What needs to be done: Take the entries below and retype them exactly.

Source material:
# # #

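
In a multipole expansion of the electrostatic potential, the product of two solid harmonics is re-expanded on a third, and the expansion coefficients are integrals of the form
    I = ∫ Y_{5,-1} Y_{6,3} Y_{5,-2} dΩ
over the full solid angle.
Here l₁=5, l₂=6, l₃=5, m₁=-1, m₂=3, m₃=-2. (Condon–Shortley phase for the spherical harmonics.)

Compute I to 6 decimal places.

-0.071298

Rules hold: Σm=0, L=16 even, 1≤5≤11.
N = 11·13·11 = 1573
Δ = 6!·4!·6!/17! = 1/28588560
Racah Σ t=1..5: t=1:−1/345600 t=2:+1/13824 t=3:−1/5184 t=4:+1/13824 t=5:−1/345600 = -7/129600
⇒ 3j(5 6 5; 0 0 0)² = 80/7293, sgn +1
Racah Σ t=3..6: t=3:−1/155520 t=4:+1/23040 t=5:−1/34560 t=6:+1/622080 = 1/103680
⇒ 3j(5 6 5; -1 3 -2)² = 9/2431, sgn -1
4πI² = N·(3j₀)²·(3jₘ)² = 240/3757
I = -1·√(0.0638808/4π) = -0.07129845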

# # #

Result of this exercise:
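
In a multipole expansion of the electrostatic potential, the product of two solid harmonics is re-expanded on a third, and the expansion coefficients are integrals of the form
    I = ∫ Y_{5,-1} Y_{6,3} Y_{5,-2} dΩ
over the full solid angle.
Here l₁=5, l₂=6, l₃=5, m₁=-1, m₂=3, m₃=-2. (Condon–Shortley phase for the spherical harmonics.)

Compute I to 6 decimal places.

-0.071298

Rules hold: Σm=0, L=16 even, 1≤5≤11.
N = 11·13·11 = 1573
Δ = 6!·4!·6!/17! = 1/28588560
Racah Σ t=1..5: t=1:−1/345600 t=2:+1/13824 t=3:−1/5184 t=4:+1/13824 t=5:−1/345600 = -7/129600
⇒ 3j(5 6 5; 0 0 0)² = 80/7293, sgn +1
Racah Σ t=3..6: t=3:−1/155520 t=4:+1/23040 t=5:−1/34560 t=6:+1/622080 = 1/103680
⇒ 3j(5 6 5; -1 3 -2)² = 9/2431, sgn -1
4πI² = N·(3j₀)²·(3jₘ)² = 240/3757
I = -1·√(0.0638808/4π) = -0.07129845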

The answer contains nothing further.